Activity =
Word for word, restate the lines from the one holding "Count the number of ways can 5" through the end of the data below, including both endpoints and nothing more.

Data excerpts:
• • •
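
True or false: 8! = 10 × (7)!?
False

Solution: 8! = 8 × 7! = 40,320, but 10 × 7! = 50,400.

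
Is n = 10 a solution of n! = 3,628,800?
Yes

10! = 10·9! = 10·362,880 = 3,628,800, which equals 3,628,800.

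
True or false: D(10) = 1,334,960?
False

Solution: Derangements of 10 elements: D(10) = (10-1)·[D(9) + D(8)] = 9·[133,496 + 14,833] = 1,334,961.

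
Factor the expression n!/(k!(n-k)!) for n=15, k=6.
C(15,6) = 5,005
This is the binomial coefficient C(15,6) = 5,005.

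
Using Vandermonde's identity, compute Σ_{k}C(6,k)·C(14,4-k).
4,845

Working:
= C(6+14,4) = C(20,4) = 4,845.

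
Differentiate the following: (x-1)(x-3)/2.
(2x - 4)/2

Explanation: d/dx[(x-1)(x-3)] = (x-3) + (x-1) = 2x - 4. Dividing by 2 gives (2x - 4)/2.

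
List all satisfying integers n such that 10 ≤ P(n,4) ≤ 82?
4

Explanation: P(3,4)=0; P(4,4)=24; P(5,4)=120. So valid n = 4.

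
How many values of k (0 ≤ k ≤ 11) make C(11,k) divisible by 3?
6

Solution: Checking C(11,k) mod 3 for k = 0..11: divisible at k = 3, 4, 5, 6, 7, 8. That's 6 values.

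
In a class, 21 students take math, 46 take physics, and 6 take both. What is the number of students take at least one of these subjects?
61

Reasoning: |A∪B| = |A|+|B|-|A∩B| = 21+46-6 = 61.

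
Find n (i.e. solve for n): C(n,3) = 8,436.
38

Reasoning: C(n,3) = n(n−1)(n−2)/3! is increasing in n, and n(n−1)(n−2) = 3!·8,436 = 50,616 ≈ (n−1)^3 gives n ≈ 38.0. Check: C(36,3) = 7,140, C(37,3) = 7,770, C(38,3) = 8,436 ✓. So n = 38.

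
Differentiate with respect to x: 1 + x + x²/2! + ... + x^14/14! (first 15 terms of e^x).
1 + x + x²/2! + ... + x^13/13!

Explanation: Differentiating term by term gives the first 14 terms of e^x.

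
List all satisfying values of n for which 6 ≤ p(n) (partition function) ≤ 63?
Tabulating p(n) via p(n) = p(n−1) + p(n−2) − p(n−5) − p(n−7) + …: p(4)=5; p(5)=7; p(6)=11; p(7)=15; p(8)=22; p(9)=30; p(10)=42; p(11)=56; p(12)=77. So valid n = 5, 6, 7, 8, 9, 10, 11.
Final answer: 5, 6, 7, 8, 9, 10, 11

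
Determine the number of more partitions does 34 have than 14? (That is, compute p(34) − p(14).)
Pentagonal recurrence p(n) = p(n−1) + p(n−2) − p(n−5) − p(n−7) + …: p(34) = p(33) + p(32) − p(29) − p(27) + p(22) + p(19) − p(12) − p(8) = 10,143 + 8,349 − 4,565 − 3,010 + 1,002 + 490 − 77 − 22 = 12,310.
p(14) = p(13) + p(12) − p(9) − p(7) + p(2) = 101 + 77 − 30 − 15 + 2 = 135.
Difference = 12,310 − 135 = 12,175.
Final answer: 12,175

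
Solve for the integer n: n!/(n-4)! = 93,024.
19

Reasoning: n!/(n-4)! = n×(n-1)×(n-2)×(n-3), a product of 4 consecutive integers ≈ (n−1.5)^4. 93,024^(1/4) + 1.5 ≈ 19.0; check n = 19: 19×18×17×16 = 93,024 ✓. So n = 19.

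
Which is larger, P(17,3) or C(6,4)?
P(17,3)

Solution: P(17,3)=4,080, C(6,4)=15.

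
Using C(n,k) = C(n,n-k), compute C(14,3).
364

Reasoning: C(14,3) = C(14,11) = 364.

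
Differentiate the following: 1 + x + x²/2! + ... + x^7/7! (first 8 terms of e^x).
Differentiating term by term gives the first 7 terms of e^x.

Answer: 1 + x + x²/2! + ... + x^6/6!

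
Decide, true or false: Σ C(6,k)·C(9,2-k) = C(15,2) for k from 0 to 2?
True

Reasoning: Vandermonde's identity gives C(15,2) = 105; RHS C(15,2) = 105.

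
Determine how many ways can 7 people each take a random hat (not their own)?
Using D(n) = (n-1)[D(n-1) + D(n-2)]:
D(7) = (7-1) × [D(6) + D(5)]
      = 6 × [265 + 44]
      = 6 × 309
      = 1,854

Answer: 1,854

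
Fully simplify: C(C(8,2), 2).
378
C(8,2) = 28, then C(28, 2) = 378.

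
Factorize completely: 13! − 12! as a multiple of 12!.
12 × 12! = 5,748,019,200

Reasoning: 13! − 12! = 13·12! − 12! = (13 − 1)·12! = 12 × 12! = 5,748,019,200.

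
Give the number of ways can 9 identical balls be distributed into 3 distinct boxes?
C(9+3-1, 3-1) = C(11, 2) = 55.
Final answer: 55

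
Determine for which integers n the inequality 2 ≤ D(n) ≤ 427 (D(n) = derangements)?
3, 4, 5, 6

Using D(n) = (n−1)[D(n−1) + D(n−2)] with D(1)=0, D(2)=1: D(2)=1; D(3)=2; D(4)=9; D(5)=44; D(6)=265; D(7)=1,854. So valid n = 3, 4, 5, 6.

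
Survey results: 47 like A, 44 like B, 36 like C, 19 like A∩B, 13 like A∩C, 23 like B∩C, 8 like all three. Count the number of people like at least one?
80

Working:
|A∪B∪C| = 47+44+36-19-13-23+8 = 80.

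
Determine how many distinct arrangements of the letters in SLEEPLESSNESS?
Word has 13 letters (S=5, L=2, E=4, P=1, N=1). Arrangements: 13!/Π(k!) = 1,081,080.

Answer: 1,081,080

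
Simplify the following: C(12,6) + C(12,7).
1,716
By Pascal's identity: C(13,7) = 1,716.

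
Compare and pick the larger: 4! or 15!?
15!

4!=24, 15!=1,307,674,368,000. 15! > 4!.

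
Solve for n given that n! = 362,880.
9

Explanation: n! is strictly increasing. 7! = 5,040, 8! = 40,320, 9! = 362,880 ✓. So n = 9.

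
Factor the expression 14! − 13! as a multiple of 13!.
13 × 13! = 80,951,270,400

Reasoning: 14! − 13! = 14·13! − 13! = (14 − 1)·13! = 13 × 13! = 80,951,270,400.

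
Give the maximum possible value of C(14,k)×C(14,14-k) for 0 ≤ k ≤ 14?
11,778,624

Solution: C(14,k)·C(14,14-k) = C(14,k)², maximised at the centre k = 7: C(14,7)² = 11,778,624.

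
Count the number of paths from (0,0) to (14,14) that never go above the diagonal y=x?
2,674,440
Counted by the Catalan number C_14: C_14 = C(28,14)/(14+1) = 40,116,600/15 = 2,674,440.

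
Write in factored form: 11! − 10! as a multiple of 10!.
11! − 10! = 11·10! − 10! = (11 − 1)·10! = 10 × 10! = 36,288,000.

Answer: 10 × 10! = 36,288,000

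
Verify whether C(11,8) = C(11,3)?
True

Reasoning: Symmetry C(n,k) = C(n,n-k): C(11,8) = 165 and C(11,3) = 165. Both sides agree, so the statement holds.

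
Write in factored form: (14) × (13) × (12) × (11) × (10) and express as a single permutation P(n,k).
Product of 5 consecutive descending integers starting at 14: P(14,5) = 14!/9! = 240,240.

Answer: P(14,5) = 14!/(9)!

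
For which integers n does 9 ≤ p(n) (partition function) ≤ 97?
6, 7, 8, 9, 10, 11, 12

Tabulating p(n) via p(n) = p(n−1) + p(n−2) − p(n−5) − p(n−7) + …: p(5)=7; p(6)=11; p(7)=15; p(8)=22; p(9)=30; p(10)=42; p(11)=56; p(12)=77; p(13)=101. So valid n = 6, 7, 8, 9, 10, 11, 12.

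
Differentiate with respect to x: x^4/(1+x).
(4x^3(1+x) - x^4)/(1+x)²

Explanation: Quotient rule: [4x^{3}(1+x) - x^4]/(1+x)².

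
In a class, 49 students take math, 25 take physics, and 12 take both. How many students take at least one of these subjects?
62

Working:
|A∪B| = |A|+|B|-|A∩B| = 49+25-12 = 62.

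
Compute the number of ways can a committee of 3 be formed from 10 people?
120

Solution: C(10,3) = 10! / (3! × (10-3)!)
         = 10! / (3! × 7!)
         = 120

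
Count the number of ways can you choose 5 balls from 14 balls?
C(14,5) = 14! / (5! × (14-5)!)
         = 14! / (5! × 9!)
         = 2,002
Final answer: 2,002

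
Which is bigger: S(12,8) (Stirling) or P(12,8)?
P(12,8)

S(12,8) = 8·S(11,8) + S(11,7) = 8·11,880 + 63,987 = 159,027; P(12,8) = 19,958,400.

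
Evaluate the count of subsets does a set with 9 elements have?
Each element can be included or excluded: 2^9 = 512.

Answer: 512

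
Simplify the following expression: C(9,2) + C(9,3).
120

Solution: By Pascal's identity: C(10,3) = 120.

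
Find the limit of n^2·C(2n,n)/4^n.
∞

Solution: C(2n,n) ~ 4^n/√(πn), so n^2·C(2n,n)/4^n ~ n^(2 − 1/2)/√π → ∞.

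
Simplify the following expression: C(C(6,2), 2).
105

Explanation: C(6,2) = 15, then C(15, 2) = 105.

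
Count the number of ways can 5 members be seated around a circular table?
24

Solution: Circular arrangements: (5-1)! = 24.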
• • •
Written response =
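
Count the number of ways can 5 members be seated around a circular table?
24

Solution: Circular arrangements: (5-1)! = 24.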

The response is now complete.